== WHAT YOU HAVE TO DO ==
Give back all the records below, unaltered.

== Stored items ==

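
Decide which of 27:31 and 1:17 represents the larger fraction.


27/31 = 0.8710
1/17 = 0.0588
0.8710 > 0.0588, so 27:31 is greater
= 27:31

27:31


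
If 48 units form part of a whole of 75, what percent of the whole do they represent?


Percentage = (part / whole) × 100
= (48 / 75) × 100
= 64.00%

64.00%


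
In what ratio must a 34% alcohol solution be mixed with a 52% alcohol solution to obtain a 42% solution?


Let x parts of 34% mix with y parts of 52%.
34x + 52y = 42(x + y)
34x + 52y = 42x + 42y
x(34 - 42) = y(42 - 52)
x/y = (52 - 42)/(42 - 34) = 10/8
Simplify: 5:4
= 5:4

5:4


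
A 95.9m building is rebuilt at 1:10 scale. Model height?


Model size = real / scale
= 95.9 / 10
= 9.5900 m

9.5900 m


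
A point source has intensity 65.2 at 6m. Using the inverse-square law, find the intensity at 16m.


I₁d₁² = I₂d₂²
I₂ = I₁ × (d₁/d₂)²
= 65.2 × (6/16)²
= 65.2 × 36/256
= 2347.2/256
≈ 9.1688

9.1688


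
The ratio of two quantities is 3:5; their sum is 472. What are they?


Let A = 3k, B = 5k.
3k + 5k = 472
8k = 472 → k = 472/8 = 59
A = 3×59 = 177, B = 5×59 = 295
= A = 177, B = 295

A = 177, B = 295


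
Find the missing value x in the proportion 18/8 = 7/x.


Cross multiply: 18 × x = 8 × 7
18x = 56
x = 56 / 18
= 3.11

3.11


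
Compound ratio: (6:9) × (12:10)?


Compound ratio = (6×12) : (9×10)
= 72:90
GCD = 18
= 4:5

4:5


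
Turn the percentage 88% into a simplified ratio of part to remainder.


88% means 88 parts out of 100; remainder = 12
Part : remainder = 88:12
GCD = 4
= 22:3

22:3


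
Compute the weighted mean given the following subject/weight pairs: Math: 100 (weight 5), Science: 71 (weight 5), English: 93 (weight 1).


Numerator = 100×5 + 71×5 + 93×1
= 500 + 355 + 93
= 948
Total weight = 11
Weighted avg = 948/11
= 86.18

86.18


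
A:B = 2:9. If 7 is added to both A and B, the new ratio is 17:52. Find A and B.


Let A = 2k, B = 9k.
(2k + 7) / (9k + 7) = 17/52
Cross-multiply: 52(2k + 7) = 17(9k + 7)
104k + 364 = 153k + 119
104k - 153k = 119 - 364
-49k = -245
k = -245/-49 = 5
A = 2×5 = 10, B = 9×5 = 45
= A = 10, B = 45

A = 10, B = 45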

== RESPONSE FOR THIS EXERCISE ==
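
Decide which of 27:31 and 1:17 represents the larger fraction.


27/31 = 0.8710
1/17 = 0.0588
0.8710 > 0.0588, so 27:31 is greater
= 27:31

27:31


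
If 48 units form part of a whole of 75, what percent of the whole do they represent?


Percentage = (part / whole) × 100
= (48 / 75) × 100
= 64.00%

64.00%


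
In what ratio must a 34% alcohol solution be mixed with a 52% alcohol solution to obtain a 42% solution?


Let x parts of 34% mix with y parts of 52%.
34x + 52y = 42(x + y)
34x + 52y = 42x + 42y
x(34 - 42) = y(42 - 52)
x/y = (52 - 42)/(42 - 34) = 10/8
Simplify: 5:4
= 5:4

5:4


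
A 95.9m building is rebuilt at 1:10 scale. Model height?


Model size = real / scale
= 95.9 / 10
= 9.5900 m

9.5900 m


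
A point source has intensity 65.2 at 6m. Using the inverse-square law, find the intensity at 16m.


I₁d₁² = I₂d₂²
I₂ = I₁ × (d₁/d₂)²
= 65.2 × (6/16)²
= 65.2 × 36/256
= 2347.2/256
≈ 9.1688

9.1688


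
The ratio of two quantities is 3:5; their sum is 472. What are they?


Let A = 3k, B = 5k.
3k + 5k = 472
8k = 472 → k = 472/8 = 59
A = 3×59 = 177, B = 5×59 = 295
= A = 177, B = 295

A = 177, B = 295


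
Find the missing value x in the proportion 18/8 = 7/x.


Cross multiply: 18 × x = 8 × 7
18x = 56
x = 56 / 18
= 3.11

3.11


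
Compound ratio: (6:9) × (12:10)?


Compound ratio = (6×12) : (9×10)
= 72:90
GCD = 18
= 4:5

4:5


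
Turn the percentage 88% into a simplified ratio of part to remainder.


88% means 88 parts out of 100; remainder = 12
Part : remainder = 88:12
GCD = 4
= 22:3

22:3


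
Compute the weighted mean given the following subject/weight pairs: Math: 100 (weight 5), Science: 71 (weight 5), English: 93 (weight 1).


Numerator = 100×5 + 71×5 + 93×1
= 500 + 355 + 93
= 948
Total weight = 11
Weighted avg = 948/11
= 86.18

86.18


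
A:B = 2:9. If 7 is added to both A and B, the new ratio is 17:52. Find A and B.


Let A = 2k, B = 9k.
(2k + 7) / (9k + 7) = 17/52
Cross-multiply: 52(2k + 7) = 17(9k + 7)
104k + 364 = 153k + 119
104k - 153k = 119 - 364
-49k = -245
k = -245/-49 = 5
A = 2×5 = 10, B = 9×5 = 45
= A = 10, B = 45

A = 10, B = 45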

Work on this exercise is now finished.